**Task requirements:** Nothing in the records should be altered; retype them all exactly.

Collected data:
Content starts
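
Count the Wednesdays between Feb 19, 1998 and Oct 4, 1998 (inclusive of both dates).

32

Feb 19, 1998 is a Thursday.
That's 228 days from start to end, counting both.
228 = 7 × 32 + 4, so there are 32 full weeks plus 4 extra days.
Each full week contributes one Wednesday: 32 so far.
The 4 extra days are Thursday, Friday, Saturday, Sunday — none qualify.
Total: 32 + 0 = 32.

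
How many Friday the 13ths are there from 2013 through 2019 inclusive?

13

Friday-the-13ths by year:
2013: Sep, Dec
2014: Jun
2015: Feb, Mar, Nov
2016: May
2017: Jan, Oct
2018: Apr, Jul
2019: Sep, Dec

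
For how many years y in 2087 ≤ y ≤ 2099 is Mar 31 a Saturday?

2

Day of week of March 31 in each year:
2087: Mon, 2088: Wed, 2089: Thu, 2090: Fri, 2091: Sat ✓, 2092: Mon, 2093: Tue, 2094: Wed, 2095: Thu, 2096: Sat ✓, 2097: Sun, 2098: Mon, 2099: Tue
Saturdays: 2091, 2096.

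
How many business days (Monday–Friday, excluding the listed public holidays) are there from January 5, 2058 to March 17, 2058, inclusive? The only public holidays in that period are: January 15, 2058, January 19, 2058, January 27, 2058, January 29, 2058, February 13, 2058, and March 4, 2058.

46 business days

January 5, 2058 is a Saturday.
From January 5, 2058 to March 17, 2058 is 72 days inclusive.
72 = 7 × 10 + 2, so there are 10 full weeks plus 2 extra days.
Each full week contributes 5 weekdays (Mon–Fri): 10 × 5 = 50.
The 2 extra days are Sat, Sun — none qualify.
Total: 50 + 0 = 50.
Holidays: January 15, 2058 (Tue); January 19, 2058 (Sat); January 27, 2058 (Sun); January 29, 2058 (Tue); February 13, 2058 (Wed); March 4, 2058 (Mon).
4 of the 6 holidays fall on weekdays; the rest are weekends and were already excluded.
Business days: 50 − 4 = 46.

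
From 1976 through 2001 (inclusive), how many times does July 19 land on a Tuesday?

Day of week of July 19 in each year:
1976: Mon, 1977: Tue ✓, 1978: Wed, 1979: Thu, 1980: Sat, 1981: Sun, 1982: Mon, 1983: Tue ✓, 1984: Thu, 1985: Fri, 1986: Sat, 1987: Sun, 1988: Tue ✓, 1989: Wed, 1990: Thu, 1991: Fri, 1992: Sun, 1993: Mon, 1994: Tue ✓, 1995: Wed, 1996: Fri, 1997: Sat, 1998: Sun, 1999: Mon, 2000: Wed, 2001: Thu
Tuesdays: 1977, 1983, 1988, 1994.

4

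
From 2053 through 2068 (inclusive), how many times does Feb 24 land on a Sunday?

2

Day of week of February 24 in each year:
2053: Mon, 2054: Tue, 2055: Wed, 2056: Thu, 2057: Sat, 2058: Sun ✓, 2059: Mon, 2060: Tue, 2061: Thu, 2062: Fri, 2063: Sat, 2064: Sun ✓, 2065: Tue, 2066: Wed, 2067: Thu, 2068: Fri
Sundays: 2058, 2064.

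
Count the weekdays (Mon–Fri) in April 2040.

April 1, 2040 is a Sunday.
The range spans 30 days (inclusive of both endpoints).
30 = 7 × 4 + 2, so there are 4 full weeks plus 2 extra days.
Each full week contributes 5 weekdays (Mon–Fri): 4 × 5 = 20.
The 2 extra days are Sunday, Monday — 1 of them qualifies.
Total: 20 + 1 = 21.

21 weekdays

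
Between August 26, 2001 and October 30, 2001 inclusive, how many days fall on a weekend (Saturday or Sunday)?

August 26, 2001 is a Sunday.
That's 66 days from start to end, counting both.
66 = 7 × 9 + 3, so there are 9 full weeks plus 3 extra days.
Each full week contributes 2 weekend days (Sat, Sun): 9 × 2 = 18.
The 3 extra days are Sunday, Monday, Tuesday — 1 of them qualifies.
Total: 18 + 1 = 19.

19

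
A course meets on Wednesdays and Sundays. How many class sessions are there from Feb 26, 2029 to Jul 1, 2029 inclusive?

36

Feb 26, 2029 is a Monday.
From Feb 26, 2029 to Jul 1, 2029 is 126 days inclusive.
126 = 7 × 18, so the span is exactly 18 full weeks.
Each full week contributes 2 days from the set (Wed, Sun): 18 × 2 = 36.
Total: 36.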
Content ends
**Exercise answer:**
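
Count the Wednesdays between Feb 19, 1998 and Oct 4, 1998 (inclusive of both dates).

32

Feb 19, 1998 is a Thursday.
That's 228 days from start to end, counting both.
228 = 7 × 32 + 4, so there are 32 full weeks plus 4 extra days.
Each full week contributes one Wednesday: 32 so far.
The 4 extra days are Thursday, Friday, Saturday, Sunday — none qualify.
Total: 32 + 0 = 32.

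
How many Friday the 13ths are there from 2013 through 2019 inclusive?

13

Friday-the-13ths by year:
2013: Sep, Dec
2014: Jun
2015: Feb, Mar, Nov
2016: May
2017: Jan, Oct
2018: Apr, Jul
2019: Sep, Dec

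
For how many years y in 2087 ≤ y ≤ 2099 is Mar 31 a Saturday?

2

Day of week of March 31 in each year:
2087: Mon, 2088: Wed, 2089: Thu, 2090: Fri, 2091: Sat ✓, 2092: Mon, 2093: Tue, 2094: Wed, 2095: Thu, 2096: Sat ✓, 2097: Sun, 2098: Mon, 2099: Tue
Saturdays: 2091, 2096.

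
How many business days (Monday–Friday, excluding the listed public holidays) are there from January 5, 2058 to March 17, 2058, inclusive? The only public holidays in that period are: January 15, 2058, January 19, 2058, January 27, 2058, January 29, 2058, February 13, 2058, and March 4, 2058.

46 business days

January 5, 2058 is a Saturday.
From January 5, 2058 to March 17, 2058 is 72 days inclusive.
72 = 7 × 10 + 2, so there are 10 full weeks plus 2 extra days.
Each full week contributes 5 weekdays (Mon–Fri): 10 × 5 = 50.
The 2 extra days are Sat, Sun — none qualify.
Total: 50 + 0 = 50.
Holidays: January 15, 2058 (Tue); January 19, 2058 (Sat); January 27, 2058 (Sun); January 29, 2058 (Tue); February 13, 2058 (Wed); March 4, 2058 (Mon).
4 of the 6 holidays fall on weekdays; the rest are weekends and were already excluded.
Business days: 50 − 4 = 46.

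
From 1976 through 2001 (inclusive), how many times does July 19 land on a Tuesday?

Day of week of July 19 in each year:
1976: Mon, 1977: Tue ✓, 1978: Wed, 1979: Thu, 1980: Sat, 1981: Sun, 1982: Mon, 1983: Tue ✓, 1984: Thu, 1985: Fri, 1986: Sat, 1987: Sun, 1988: Tue ✓, 1989: Wed, 1990: Thu, 1991: Fri, 1992: Sun, 1993: Mon, 1994: Tue ✓, 1995: Wed, 1996: Fri, 1997: Sat, 1998: Sun, 1999: Mon, 2000: Wed, 2001: Thu
Tuesdays: 1977, 1983, 1988, 1994.

4

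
From 2053 through 2068 (inclusive), how many times does Feb 24 land on a Sunday?

2

Day of week of February 24 in each year:
2053: Mon, 2054: Tue, 2055: Wed, 2056: Thu, 2057: Sat, 2058: Sun ✓, 2059: Mon, 2060: Tue, 2061: Thu, 2062: Fri, 2063: Sat, 2064: Sun ✓, 2065: Tue, 2066: Wed, 2067: Thu, 2068: Fri
Sundays: 2058, 2064.

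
Count the weekdays (Mon–Fri) in April 2040.

April 1, 2040 is a Sunday.
The range spans 30 days (inclusive of both endpoints).
30 = 7 × 4 + 2, so there are 4 full weeks plus 2 extra days.
Each full week contributes 5 weekdays (Mon–Fri): 4 × 5 = 20.
The 2 extra days are Sunday, Monday — 1 of them qualifies.
Total: 20 + 1 = 21.

21 weekdays

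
Between August 26, 2001 and October 30, 2001 inclusive, how many days fall on a weekend (Saturday or Sunday)?

August 26, 2001 is a Sunday.
That's 66 days from start to end, counting both.
66 = 7 × 9 + 3, so there are 9 full weeks plus 3 extra days.
Each full week contributes 2 weekend days (Sat, Sun): 9 × 2 = 18.
The 3 extra days are Sunday, Monday, Tuesday — 1 of them qualifies.
Total: 18 + 1 = 19.

19

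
A course meets on Wednesdays and Sundays. How many class sessions are there from Feb 26, 2029 to Jul 1, 2029 inclusive?

36

Feb 26, 2029 is a Monday.
From Feb 26, 2029 to Jul 1, 2029 is 126 days inclusive.
126 = 7 × 18, so the span is exactly 18 full weeks.
Each full week contributes 2 days from the set (Wed, Sun): 18 × 2 = 36.
Total: 36.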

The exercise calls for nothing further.